> _WHAT YOU SHOULD DO_
Return every line of the material exactly.
- Opening Delimiter -
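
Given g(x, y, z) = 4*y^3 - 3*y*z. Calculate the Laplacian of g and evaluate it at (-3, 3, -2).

72

∂²g/∂x² = 0
∂²g/∂y² = 24*y
∂²g/∂z² = 0
∇²g = 24*y
At (-3, 3, -2): 72.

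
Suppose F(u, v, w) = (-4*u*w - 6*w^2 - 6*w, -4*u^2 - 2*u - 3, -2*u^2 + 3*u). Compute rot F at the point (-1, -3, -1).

(0, 3, 6)

(∇×F)₁ = ∂F₃/∂v − ∂F₂/∂w = 0
(∇×F)₂ = ∂F₁/∂w − ∂F₃/∂u = -12*w - 9
(∇×F)₃ = ∂F₂/∂u − ∂F₁/∂v = -8*u - 2
∇×F = (0, -12*w - 9, -8*u - 2)
At (-1, -3, -1): (0, 3, 6).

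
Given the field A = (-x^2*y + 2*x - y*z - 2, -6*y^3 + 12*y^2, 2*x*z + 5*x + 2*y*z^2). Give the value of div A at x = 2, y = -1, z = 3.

∂A₁/∂x = -2*x*y + 2
∂A₂/∂y = -18*y^2 + 24*y
∂A₃/∂z = 2*x + 4*y*z
∇·A = -2*x*y + 2*x - 18*y^2 + 4*y*z + 24*y + 2
At (2, -1, 3): -44.

-44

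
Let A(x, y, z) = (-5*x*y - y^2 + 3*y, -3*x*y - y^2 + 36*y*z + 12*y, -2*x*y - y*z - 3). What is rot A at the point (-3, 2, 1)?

(-67, 4, -20)

(∇×A)₁ = ∂A₃/∂y − ∂A₂/∂z = -2*x - 36*y - z
(∇×A)₂ = ∂A₁/∂z − ∂A₃/∂x = 2*y
(∇×A)₃ = ∂A₂/∂x − ∂A₁/∂y = 5*x - y - 3
∇×A = (-2*x - 36*y - z, 2*y, 5*x - y - 3)
At (-3, 2, 1): (-67, 4, -20).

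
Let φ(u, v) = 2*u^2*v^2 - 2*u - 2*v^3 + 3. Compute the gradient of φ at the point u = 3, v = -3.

∂φ/∂u = 4*u*v^2 - 2
∂φ/∂v = 4*u^2*v - 6*v^2
∇φ = (4*u*v^2 - 2, 4*u^2*v - 6*v^2)
At (3, -3): (106, -162).

(106, -162)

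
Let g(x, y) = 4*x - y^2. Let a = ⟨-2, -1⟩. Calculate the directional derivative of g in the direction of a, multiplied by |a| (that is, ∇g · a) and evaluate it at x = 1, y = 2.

-4

∂g/∂x = 4
∂g/∂y = -2*y
∇g at (1, 2) = (4, -4)
∇g · a = (4)(-2) + (-4)(-1) = -4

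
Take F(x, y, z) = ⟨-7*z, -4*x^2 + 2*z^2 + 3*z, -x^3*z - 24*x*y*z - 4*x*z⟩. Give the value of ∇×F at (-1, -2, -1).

(-23, 34, 8)

(∇×F)₁ = ∂F₃/∂y − ∂F₂/∂z = -24*x*z - 4*z - 3
(∇×F)₂ = ∂F₁/∂z − ∂F₃/∂x = 3*x^2*z + 24*y*z + 4*z - 7
(∇×F)₃ = ∂F₂/∂x − ∂F₁/∂y = -8*x
∇×F = (-24*x*z - 4*z - 3, 3*x^2*z + 24*y*z + 4*z - 7, -8*x)
At (-1, -2, -1): (-23, 34, 8).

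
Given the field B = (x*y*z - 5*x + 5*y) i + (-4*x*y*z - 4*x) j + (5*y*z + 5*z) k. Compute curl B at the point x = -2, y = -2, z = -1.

(11, 4, -19)

(∇×B)₁ = ∂B₃/∂y − ∂B₂/∂z = 4*x*y + 5*z
(∇×B)₂ = ∂B₁/∂z − ∂B₃/∂x = x*y
(∇×B)₃ = ∂B₂/∂x − ∂B₁/∂y = -x*z - 4*y*z - 9
∇×B = (4*x*y + 5*z, x*y, -x*z - 4*y*z - 9)
At (-2, -2, -1): (11, 4, -19).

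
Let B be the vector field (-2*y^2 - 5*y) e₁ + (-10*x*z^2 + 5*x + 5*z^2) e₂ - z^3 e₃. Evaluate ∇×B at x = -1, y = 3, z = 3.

(∇×B)₁ = ∂B₃/∂y − ∂B₂/∂z = 20*x*z - 10*z
(∇×B)₂ = ∂B₁/∂z − ∂B₃/∂x = 0
(∇×B)₃ = ∂B₂/∂x − ∂B₁/∂y = 4*y - 10*z^2 + 10
∇×B = (20*x*z - 10*z, 0, 4*y - 10*z^2 + 10)
At (-1, 3, 3): (-90, 0, -68).

(-90, 0, -68)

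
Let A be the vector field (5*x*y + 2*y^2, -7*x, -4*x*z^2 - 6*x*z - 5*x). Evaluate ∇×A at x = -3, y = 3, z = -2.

(0, 9, -4)

(∇×A)₁ = ∂A₃/∂y − ∂A₂/∂z = 0
(∇×A)₂ = ∂A₁/∂z − ∂A₃/∂x = 4*z^2 + 6*z + 5
(∇×A)₃ = ∂A₂/∂x − ∂A₁/∂y = -5*x - 4*y - 7
∇×A = (0, 4*z^2 + 6*z + 5, -5*x - 4*y - 7)
At (-3, 3, -2): (0, 9, -4).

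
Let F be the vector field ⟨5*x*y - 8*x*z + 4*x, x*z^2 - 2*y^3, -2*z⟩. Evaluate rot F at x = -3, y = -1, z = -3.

(∇×F)₁ = ∂F₃/∂y − ∂F₂/∂z = -2*x*z
(∇×F)₂ = ∂F₁/∂z − ∂F₃/∂x = -8*x
(∇×F)₃ = ∂F₂/∂x − ∂F₁/∂y = -5*x + z^2
∇×F = (-2*x*z, -8*x, -5*x + z^2)
At (-3, -1, -3): (-18, 24, 24).

(-18, 24, 24)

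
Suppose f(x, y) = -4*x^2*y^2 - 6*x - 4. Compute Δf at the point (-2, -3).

∂²f/∂x² = -8*y^2
∂²f/∂y² = -8*x^2
∇²f = -8*x^2 - 8*y^2
At (-2, -3): -104.

-104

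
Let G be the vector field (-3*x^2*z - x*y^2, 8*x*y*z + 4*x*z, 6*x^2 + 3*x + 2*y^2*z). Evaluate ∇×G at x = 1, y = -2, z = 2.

(∇×G)₁ = ∂G₃/∂y − ∂G₂/∂z = -8*x*y - 4*x + 4*y*z
(∇×G)₂ = ∂G₁/∂z − ∂G₃/∂x = -3*x^2 - 12*x - 3
(∇×G)₃ = ∂G₂/∂x − ∂G₁/∂y = 2*x*y + 8*y*z + 4*z
∇×G = (-8*x*y - 4*x + 4*y*z, -3*x^2 - 12*x - 3, 2*x*y + 8*y*z + 4*z)
At (1, -2, 2): (-4, -18, -28).

(-4, -18, -28)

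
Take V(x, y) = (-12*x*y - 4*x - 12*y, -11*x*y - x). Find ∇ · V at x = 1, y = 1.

∂V₁/∂x = -12*y - 4
∂V₂/∂y = -11*x
∇·V = -11*x - 12*y - 4
At (1, 1): -27.

-27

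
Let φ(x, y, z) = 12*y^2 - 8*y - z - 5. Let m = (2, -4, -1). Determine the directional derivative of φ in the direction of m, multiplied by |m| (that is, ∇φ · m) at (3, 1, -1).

∂φ/∂x = 0
∂φ/∂y = 24*y - 8
∂φ/∂z = -1
∇φ at (3, 1, -1) = (0, 16, -1)
∇φ · m = (0)(2) + (16)(-4) + (-1)(-1) = -63

-63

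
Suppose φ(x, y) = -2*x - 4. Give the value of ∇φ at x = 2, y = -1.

∂φ/∂x = -2
∂φ/∂y = 0
∇φ = (-2, 0)
At (2, -1): (-2, 0).

(-2, 0)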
- Closing Delimiter -
> _EXERCISE ANSWER_
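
Given g(x, y, z) = 4*y^3 - 3*y*z. Calculate the Laplacian of g and evaluate it at (-3, 3, -2).

72

∂²g/∂x² = 0
∂²g/∂y² = 24*y
∂²g/∂z² = 0
∇²g = 24*y
At (-3, 3, -2): 72.

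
Suppose F(u, v, w) = (-4*u*w - 6*w^2 - 6*w, -4*u^2 - 2*u - 3, -2*u^2 + 3*u). Compute rot F at the point (-1, -3, -1).

(0, 3, 6)

(∇×F)₁ = ∂F₃/∂v − ∂F₂/∂w = 0
(∇×F)₂ = ∂F₁/∂w − ∂F₃/∂u = -12*w - 9
(∇×F)₃ = ∂F₂/∂u − ∂F₁/∂v = -8*u - 2
∇×F = (0, -12*w - 9, -8*u - 2)
At (-1, -3, -1): (0, 3, 6).

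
Given the field A = (-x^2*y + 2*x - y*z - 2, -6*y^3 + 12*y^2, 2*x*z + 5*x + 2*y*z^2). Give the value of div A at x = 2, y = -1, z = 3.

∂A₁/∂x = -2*x*y + 2
∂A₂/∂y = -18*y^2 + 24*y
∂A₃/∂z = 2*x + 4*y*z
∇·A = -2*x*y + 2*x - 18*y^2 + 4*y*z + 24*y + 2
At (2, -1, 3): -44.

-44

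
Let A(x, y, z) = (-5*x*y - y^2 + 3*y, -3*x*y - y^2 + 36*y*z + 12*y, -2*x*y - y*z - 3). What is rot A at the point (-3, 2, 1)?

(-67, 4, -20)

(∇×A)₁ = ∂A₃/∂y − ∂A₂/∂z = -2*x - 36*y - z
(∇×A)₂ = ∂A₁/∂z − ∂A₃/∂x = 2*y
(∇×A)₃ = ∂A₂/∂x − ∂A₁/∂y = 5*x - y - 3
∇×A = (-2*x - 36*y - z, 2*y, 5*x - y - 3)
At (-3, 2, 1): (-67, 4, -20).

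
Let φ(u, v) = 2*u^2*v^2 - 2*u - 2*v^3 + 3. Compute the gradient of φ at the point u = 3, v = -3.

∂φ/∂u = 4*u*v^2 - 2
∂φ/∂v = 4*u^2*v - 6*v^2
∇φ = (4*u*v^2 - 2, 4*u^2*v - 6*v^2)
At (3, -3): (106, -162).

(106, -162)

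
Let g(x, y) = 4*x - y^2. Let a = ⟨-2, -1⟩. Calculate the directional derivative of g in the direction of a, multiplied by |a| (that is, ∇g · a) and evaluate it at x = 1, y = 2.

-4

∂g/∂x = 4
∂g/∂y = -2*y
∇g at (1, 2) = (4, -4)
∇g · a = (4)(-2) + (-4)(-1) = -4

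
Take F(x, y, z) = ⟨-7*z, -4*x^2 + 2*z^2 + 3*z, -x^3*z - 24*x*y*z - 4*x*z⟩. Give the value of ∇×F at (-1, -2, -1).

(-23, 34, 8)

(∇×F)₁ = ∂F₃/∂y − ∂F₂/∂z = -24*x*z - 4*z - 3
(∇×F)₂ = ∂F₁/∂z − ∂F₃/∂x = 3*x^2*z + 24*y*z + 4*z - 7
(∇×F)₃ = ∂F₂/∂x − ∂F₁/∂y = -8*x
∇×F = (-24*x*z - 4*z - 3, 3*x^2*z + 24*y*z + 4*z - 7, -8*x)
At (-1, -2, -1): (-23, 34, 8).

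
Given the field B = (x*y*z - 5*x + 5*y) i + (-4*x*y*z - 4*x) j + (5*y*z + 5*z) k. Compute curl B at the point x = -2, y = -2, z = -1.

(11, 4, -19)

(∇×B)₁ = ∂B₃/∂y − ∂B₂/∂z = 4*x*y + 5*z
(∇×B)₂ = ∂B₁/∂z − ∂B₃/∂x = x*y
(∇×B)₃ = ∂B₂/∂x − ∂B₁/∂y = -x*z - 4*y*z - 9
∇×B = (4*x*y + 5*z, x*y, -x*z - 4*y*z - 9)
At (-2, -2, -1): (11, 4, -19).

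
Let B be the vector field (-2*y^2 - 5*y) e₁ + (-10*x*z^2 + 5*x + 5*z^2) e₂ - z^3 e₃. Evaluate ∇×B at x = -1, y = 3, z = 3.

(∇×B)₁ = ∂B₃/∂y − ∂B₂/∂z = 20*x*z - 10*z
(∇×B)₂ = ∂B₁/∂z − ∂B₃/∂x = 0
(∇×B)₃ = ∂B₂/∂x − ∂B₁/∂y = 4*y - 10*z^2 + 10
∇×B = (20*x*z - 10*z, 0, 4*y - 10*z^2 + 10)
At (-1, 3, 3): (-90, 0, -68).

(-90, 0, -68)

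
Let A be the vector field (5*x*y + 2*y^2, -7*x, -4*x*z^2 - 6*x*z - 5*x). Evaluate ∇×A at x = -3, y = 3, z = -2.

(0, 9, -4)

(∇×A)₁ = ∂A₃/∂y − ∂A₂/∂z = 0
(∇×A)₂ = ∂A₁/∂z − ∂A₃/∂x = 4*z^2 + 6*z + 5
(∇×A)₃ = ∂A₂/∂x − ∂A₁/∂y = -5*x - 4*y - 7
∇×A = (0, 4*z^2 + 6*z + 5, -5*x - 4*y - 7)
At (-3, 3, -2): (0, 9, -4).

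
Let F be the vector field ⟨5*x*y - 8*x*z + 4*x, x*z^2 - 2*y^3, -2*z⟩. Evaluate rot F at x = -3, y = -1, z = -3.

(∇×F)₁ = ∂F₃/∂y − ∂F₂/∂z = -2*x*z
(∇×F)₂ = ∂F₁/∂z − ∂F₃/∂x = -8*x
(∇×F)₃ = ∂F₂/∂x − ∂F₁/∂y = -5*x + z^2
∇×F = (-2*x*z, -8*x, -5*x + z^2)
At (-3, -1, -3): (-18, 24, 24).

(-18, 24, 24)

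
Suppose f(x, y) = -4*x^2*y^2 - 6*x - 4. Compute Δf at the point (-2, -3).

∂²f/∂x² = -8*y^2
∂²f/∂y² = -8*x^2
∇²f = -8*x^2 - 8*y^2
At (-2, -3): -104.

-104

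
Let G be the vector field (-3*x^2*z - x*y^2, 8*x*y*z + 4*x*z, 6*x^2 + 3*x + 2*y^2*z). Evaluate ∇×G at x = 1, y = -2, z = 2.

(∇×G)₁ = ∂G₃/∂y − ∂G₂/∂z = -8*x*y - 4*x + 4*y*z
(∇×G)₂ = ∂G₁/∂z − ∂G₃/∂x = -3*x^2 - 12*x - 3
(∇×G)₃ = ∂G₂/∂x − ∂G₁/∂y = 2*x*y + 8*y*z + 4*z
∇×G = (-8*x*y - 4*x + 4*y*z, -3*x^2 - 12*x - 3, 2*x*y + 8*y*z + 4*z)
At (1, -2, 2): (-4, -18, -28).

(-4, -18, -28)

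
Take V(x, y) = (-12*x*y - 4*x - 12*y, -11*x*y - x). Find ∇ · V at x = 1, y = 1.

∂V₁/∂x = -12*y - 4
∂V₂/∂y = -11*x
∇·V = -11*x - 12*y - 4
At (1, 1): -27.

-27

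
Let φ(x, y, z) = 12*y^2 - 8*y - z - 5. Let m = (2, -4, -1). Determine the directional derivative of φ in the direction of m, multiplied by |m| (that is, ∇φ · m) at (3, 1, -1).

∂φ/∂x = 0
∂φ/∂y = 24*y - 8
∂φ/∂z = -1
∇φ at (3, 1, -1) = (0, 16, -1)
∇φ · m = (0)(2) + (16)(-4) + (-1)(-1) = -63

-63

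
Suppose φ(x, y) = -2*x - 4. Give the value of ∇φ at x = 2, y = -1.

∂φ/∂x = -2
∂φ/∂y = 0
∇φ = (-2, 0)
At (2, -1): (-2, 0).

(-2, 0)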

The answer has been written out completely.